Required work: The entries below must be copied exactly as they are.

Records for this exercise:
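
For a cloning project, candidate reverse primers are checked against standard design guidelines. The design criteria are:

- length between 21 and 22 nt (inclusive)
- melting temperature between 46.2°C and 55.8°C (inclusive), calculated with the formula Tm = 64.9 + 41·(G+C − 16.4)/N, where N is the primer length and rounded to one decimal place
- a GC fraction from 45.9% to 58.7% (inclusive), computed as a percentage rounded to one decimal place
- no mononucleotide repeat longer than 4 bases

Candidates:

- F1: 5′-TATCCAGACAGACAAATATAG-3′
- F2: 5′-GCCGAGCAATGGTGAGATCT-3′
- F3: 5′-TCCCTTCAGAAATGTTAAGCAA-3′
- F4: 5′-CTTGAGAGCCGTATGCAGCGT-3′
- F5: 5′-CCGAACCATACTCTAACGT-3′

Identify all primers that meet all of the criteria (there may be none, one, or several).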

Task result:
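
For a cloning project, candidate reverse primers are checked against standard design guidelines. The design criteria are:

- length between 21 and 22 nt (inclusive)
- melting temperature between 46.2°C and 55.8°C (inclusive), calculated with the formula Tm = 64.9 + 41·(G+C − 16.4)/N, where N is the primer length and rounded to one decimal place
- a GC fraction from 45.9% to 58.7% (inclusive), computed as a percentage rounded to one decimal place
- no mononucleotide repeat longer than 4 bases

Candidates:

- F1: 5′-TATCCAGACAGACAAATATAG-3′
- F2: 5′-GCCGAGCAATGGTGAGATCT-3′
- F3: 5′-TCCCTTCAGAAATGTTAAGCAA-3′
- F4: 5′-CTTGAGAGCCGTATGCAGCGT-3′
- F5: 5′-CCGAACCATACTCTAACGT-3′

Identify all primers that meet all of the criteria (there may be none, one, or several).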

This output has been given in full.